What you have to do ▸ Return each record shown below exactly, with none omitted.

Supplied material ▸
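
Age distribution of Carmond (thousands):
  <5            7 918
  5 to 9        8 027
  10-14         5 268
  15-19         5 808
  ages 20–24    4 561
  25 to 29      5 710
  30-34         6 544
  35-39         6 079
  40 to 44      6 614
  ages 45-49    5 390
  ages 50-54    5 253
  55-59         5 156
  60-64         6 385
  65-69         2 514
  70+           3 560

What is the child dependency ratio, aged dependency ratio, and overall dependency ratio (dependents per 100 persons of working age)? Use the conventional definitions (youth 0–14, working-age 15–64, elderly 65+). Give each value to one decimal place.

Youth dependency ratio: 36.9
Old-age dependency ratio: 10.6
Total dependency ratio: 47.5

0–14: 7 918 + 8 027 + 5 268 = 21 213
15–64: 5 808 + 4 561 + 5 710 + 6 544 + 6 079 + 6 614 + 5 390 + 5 253 + 5 156 + 6 385 = 57 500
65+: 2 514 + 3 560 = 6 074
Youth dependency ratio = 21 213 / 57 500 × 100 = 36.9
Old-age dependency ratio = 6 074 / 57 500 × 100 = 10.6
Total dependency ratio = (21 213 + 6 074) / 57 500 × 100 = 27 287 / 57 500 × 100 = 47.5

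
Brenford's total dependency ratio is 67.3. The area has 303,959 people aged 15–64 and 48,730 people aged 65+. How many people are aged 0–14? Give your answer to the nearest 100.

Aged 0–14: 155,800

Total dependency ratio = (youth + elderly) / working-age × 100
67.3 = (Y + 48,730) / 303,959 × 100
⇒ 155,800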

Written response ▸
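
Age distribution of Carmond (thousands):
  <5            7 918
  5 to 9        8 027
  10-14         5 268
  15-19         5 808
  ages 20–24    4 561
  25 to 29      5 710
  30-34         6 544
  35-39         6 079
  40 to 44      6 614
  ages 45-49    5 390
  ages 50-54    5 253
  55-59         5 156
  60-64         6 385
  65-69         2 514
  70+           3 560

What is the child dependency ratio, aged dependency ratio, and overall dependency ratio (dependents per 100 persons of working age)? Use the conventional definitions (youth 0–14, working-age 15–64, elderly 65+). Give each value to one decimal place.

Youth dependency ratio: 36.9
Old-age dependency ratio: 10.6
Total dependency ratio: 47.5

0–14: 7 918 + 8 027 + 5 268 = 21 213
15–64: 5 808 + 4 561 + 5 710 + 6 544 + 6 079 + 6 614 + 5 390 + 5 253 + 5 156 + 6 385 = 57 500
65+: 2 514 + 3 560 = 6 074
Youth dependency ratio = 21 213 / 57 500 × 100 = 36.9
Old-age dependency ratio = 6 074 / 57 500 × 100 = 10.6
Total dependency ratio = (21 213 + 6 074) / 57 500 × 100 = 27 287 / 57 500 × 100 = 47.5

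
Brenford's total dependency ratio is 67.3. The area has 303,959 people aged 15–64 and 48,730 people aged 65+. How many people are aged 0–14? Give your answer to the nearest 100.

Aged 0–14: 155,800

Total dependency ratio = (youth + elderly) / working-age × 100
67.3 = (Y + 48,730) / 303,959 × 100
⇒ 155,800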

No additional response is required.